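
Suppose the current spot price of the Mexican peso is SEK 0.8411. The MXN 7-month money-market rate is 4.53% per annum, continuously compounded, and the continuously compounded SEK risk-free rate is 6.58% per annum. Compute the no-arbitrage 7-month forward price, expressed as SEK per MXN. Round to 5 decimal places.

0.85122

T = 7/12 years.
SEK accumulates by e^(0.0658×7/12) = 1.0391295.
MXN accumulates by e^(0.0453×7/12) = 1.0267772.
Forward (SEK per MXN) = 0.8411 × 1.0391295 / 1.0267772 = 0.8512186.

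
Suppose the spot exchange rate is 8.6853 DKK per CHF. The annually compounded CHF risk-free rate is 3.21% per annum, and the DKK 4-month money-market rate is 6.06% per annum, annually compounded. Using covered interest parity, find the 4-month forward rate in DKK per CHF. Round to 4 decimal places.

T = 4/12 years.
DKK accumulates by (1 + 0.0606)^(4/12) = 1.0198052.
CHF growth factor: (1 + 0.0321)^(4/12) = 1.0105875.
Forward (DKK per CHF) = 8.6853 × 1.0198052 / 1.0105875 = 8.764520.

8.7645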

→ **WHAT THE EXERCISE ASKS**: Give all the records above again, wording unchanged.

→ **SOLUTION FOR THIS TASK**:
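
Suppose the current spot price of the Mexican peso is SEK 0.8411. The MXN 7-month money-market rate is 4.53% per annum, continuously compounded, and the continuously compounded SEK risk-free rate is 6.58% per annum. Compute the no-arbitrage 7-month forward price, expressed as SEK per MXN. Round to 5 decimal places.

0.85122

T = 7/12 years.
SEK accumulates by e^(0.0658×7/12) = 1.0391295.
MXN accumulates by e^(0.0453×7/12) = 1.0267772.
Forward (SEK per MXN) = 0.8411 × 1.0391295 / 1.0267772 = 0.8512186.

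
Suppose the spot exchange rate is 8.6853 DKK per CHF. The annually compounded CHF risk-free rate is 3.21% per annum, and the DKK 4-month money-market rate is 6.06% per annum, annually compounded. Using covered interest parity, find the 4-month forward rate in DKK per CHF. Round to 4 decimal places.

T = 4/12 years.
DKK accumulates by (1 + 0.0606)^(4/12) = 1.0198052.
CHF growth factor: (1 + 0.0321)^(4/12) = 1.0105875.
Forward (DKK per CHF) = 8.6853 × 1.0198052 / 1.0105875 = 8.764520.

8.7645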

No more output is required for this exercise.